TASK TO CARRY OUT:
Filter the entries down to the lines containing "target", and copy those lines.

Collected data:
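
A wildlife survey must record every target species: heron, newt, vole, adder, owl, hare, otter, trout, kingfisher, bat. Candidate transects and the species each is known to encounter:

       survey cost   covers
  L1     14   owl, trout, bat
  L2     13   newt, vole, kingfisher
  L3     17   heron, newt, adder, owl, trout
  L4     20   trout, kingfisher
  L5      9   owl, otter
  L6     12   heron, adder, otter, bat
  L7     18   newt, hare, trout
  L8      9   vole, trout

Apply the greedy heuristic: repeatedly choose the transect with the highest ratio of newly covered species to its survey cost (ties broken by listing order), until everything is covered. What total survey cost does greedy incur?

Pick 1: L6 adds 4 new (heron, adder, otter, bat) at survey cost 12 (ratio 4/12).
Pick 2: L2 adds 3 new (newt, vole, kingfisher) at survey cost 13 (ratio 3/13).
Pick 3: L1 adds 2 new (owl, trout) at survey cost 14 (ratio 2/14).
Pick 4: L7 adds 1 new (hare) at survey cost 18 (ratio 1/18).
Greedy total survey cost: 12 + 13 + 14 + 18 = 57. (The true optimum is 52, so greedy overshoots here.)

57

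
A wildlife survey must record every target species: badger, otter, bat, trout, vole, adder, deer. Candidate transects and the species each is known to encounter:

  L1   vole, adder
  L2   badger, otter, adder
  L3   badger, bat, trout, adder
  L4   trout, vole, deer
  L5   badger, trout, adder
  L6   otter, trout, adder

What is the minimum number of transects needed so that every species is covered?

L2, L3, L4 together cover {badger, otter, bat, trout, vole, adder, deer} — every species.
No 2 of the 6 transects cover everything (all 15 pairs fall short), so 3 is minimum.

3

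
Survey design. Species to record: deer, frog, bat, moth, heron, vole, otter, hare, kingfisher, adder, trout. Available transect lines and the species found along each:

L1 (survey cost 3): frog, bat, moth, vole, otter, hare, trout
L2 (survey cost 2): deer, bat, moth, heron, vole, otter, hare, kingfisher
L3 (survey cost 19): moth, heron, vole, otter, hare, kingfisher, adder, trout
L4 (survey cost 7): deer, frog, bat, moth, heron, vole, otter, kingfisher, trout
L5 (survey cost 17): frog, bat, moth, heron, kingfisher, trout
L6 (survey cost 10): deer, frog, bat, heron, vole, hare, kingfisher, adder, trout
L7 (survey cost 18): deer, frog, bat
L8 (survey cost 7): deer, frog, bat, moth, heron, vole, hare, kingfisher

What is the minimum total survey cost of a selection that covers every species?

L2, L6 cover every species at survey cost 2 + 10 = 12.
Any cover uses at least 2 transects; among all covering selections none totals below 12.
Greedy by coverage-per-survey cost would pick L2, L1, L6 for 15 — worse than the optimum 12.

12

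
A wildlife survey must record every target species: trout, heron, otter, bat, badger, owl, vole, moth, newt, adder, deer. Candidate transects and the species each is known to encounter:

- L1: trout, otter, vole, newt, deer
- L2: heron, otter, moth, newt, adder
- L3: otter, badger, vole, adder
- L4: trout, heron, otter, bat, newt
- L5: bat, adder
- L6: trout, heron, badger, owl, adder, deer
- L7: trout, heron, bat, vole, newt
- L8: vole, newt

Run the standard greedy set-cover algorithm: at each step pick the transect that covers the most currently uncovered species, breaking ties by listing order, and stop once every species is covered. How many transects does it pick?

4

Pick 1: L6 covers 6 new species (trout, heron, badger, owl, adder, deer).
Pick 2: L1 covers 3 new species (otter, vole, newt).
Pick 3: L2 covers 1 new species (moth).
Pick 4: L4 covers 1 new species (bat).
Greedy uses 4 transects. (The true minimum is 3.)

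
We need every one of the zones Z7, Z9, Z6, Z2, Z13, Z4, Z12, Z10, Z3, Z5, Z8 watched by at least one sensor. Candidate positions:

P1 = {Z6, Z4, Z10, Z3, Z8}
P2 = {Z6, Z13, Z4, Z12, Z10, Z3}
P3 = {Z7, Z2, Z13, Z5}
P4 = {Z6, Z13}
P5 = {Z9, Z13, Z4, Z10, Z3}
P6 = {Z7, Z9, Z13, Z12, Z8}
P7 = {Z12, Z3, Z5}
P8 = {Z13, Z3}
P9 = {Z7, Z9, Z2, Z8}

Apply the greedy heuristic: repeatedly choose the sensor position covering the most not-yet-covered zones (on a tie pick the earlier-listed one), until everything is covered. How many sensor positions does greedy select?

3

Pick 1: P2 covers 6 new zones (Z6, Z13, Z4, Z12, Z10, Z3).
Pick 2: P9 covers 4 new zones (Z7, Z9, Z2, Z8).
Pick 3: P3 covers 1 new zones (Z5).
Greedy uses 3 sensor positions.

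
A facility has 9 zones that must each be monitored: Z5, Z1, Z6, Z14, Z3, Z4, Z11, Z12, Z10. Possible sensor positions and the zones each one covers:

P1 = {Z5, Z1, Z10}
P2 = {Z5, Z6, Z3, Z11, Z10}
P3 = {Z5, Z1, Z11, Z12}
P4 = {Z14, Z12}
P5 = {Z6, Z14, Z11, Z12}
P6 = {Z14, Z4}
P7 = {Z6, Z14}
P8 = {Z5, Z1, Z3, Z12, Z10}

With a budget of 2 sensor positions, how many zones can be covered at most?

8

Choosing P5, P8 covers {Z5, Z1, Z6, Z14, Z3, Z11, Z12, Z10} — 8 zones.
No choice of 2 sensor positions does better; here Z4 is left uncovered.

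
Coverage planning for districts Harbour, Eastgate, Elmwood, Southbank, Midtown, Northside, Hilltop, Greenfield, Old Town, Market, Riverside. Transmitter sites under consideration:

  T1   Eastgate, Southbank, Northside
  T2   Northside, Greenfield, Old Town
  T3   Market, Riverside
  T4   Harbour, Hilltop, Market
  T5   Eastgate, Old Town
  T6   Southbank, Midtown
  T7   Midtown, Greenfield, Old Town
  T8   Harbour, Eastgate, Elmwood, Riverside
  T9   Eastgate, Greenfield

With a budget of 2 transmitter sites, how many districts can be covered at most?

7

Choosing T2, T8 covers {Harbour, Eastgate, Elmwood, Northside, Greenfield, Old Town, Riverside} — 7 districts.
No choice of 2 transmitter sites does better; here Southbank, Midtown, Hilltop, Market are left uncovered.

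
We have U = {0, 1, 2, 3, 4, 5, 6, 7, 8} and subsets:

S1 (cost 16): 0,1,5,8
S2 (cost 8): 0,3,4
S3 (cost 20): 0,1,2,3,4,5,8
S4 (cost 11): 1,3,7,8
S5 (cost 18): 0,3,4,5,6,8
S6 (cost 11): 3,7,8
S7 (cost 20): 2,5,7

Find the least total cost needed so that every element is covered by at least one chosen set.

S3, S4, S5 cover every element at cost 20 + 11 + 18 = 49.
Any cover uses at least 3 sets; among all covering selections none totals below 49.
Greedy by coverage-per-cost would pick S2, S4, S5, S3 for 57 — worse than the optimum 49.

49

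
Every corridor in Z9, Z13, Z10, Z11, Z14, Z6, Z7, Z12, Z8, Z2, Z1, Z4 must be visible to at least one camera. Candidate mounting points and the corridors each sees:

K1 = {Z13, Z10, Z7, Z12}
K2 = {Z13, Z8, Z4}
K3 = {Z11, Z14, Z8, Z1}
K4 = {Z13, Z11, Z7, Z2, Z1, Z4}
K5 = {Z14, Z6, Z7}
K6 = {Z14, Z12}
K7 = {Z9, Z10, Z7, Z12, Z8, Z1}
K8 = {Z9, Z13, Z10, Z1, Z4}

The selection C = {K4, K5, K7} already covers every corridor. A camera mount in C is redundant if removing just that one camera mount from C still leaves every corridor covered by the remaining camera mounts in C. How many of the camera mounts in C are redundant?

Drop K4: Z13, Z11, Z2, Z4 uncovered — not redundant.
Drop K5: Z14, Z6 uncovered — not redundant.
Drop K7: Z9, Z10, Z12, Z8 uncovered — not redundant.
None of the camera mounts in C is redundant.

0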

SOLUTION TO THIS PROBLEM:
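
A wildlife survey must record every target species: heron, newt, vole, adder, owl, hare, otter, trout, kingfisher, bat. Candidate transects and the species each is known to encounter:
A wildlife survey must record every target species: badger, otter, bat, trout, vole, adder, deer. Candidate transects and the species each is known to encounter:
A wildlife survey must record every target species: trout, heron, otter, bat, badger, owl, vole, moth, newt, adder, deer. Candidate transects and the species each is known to encounter: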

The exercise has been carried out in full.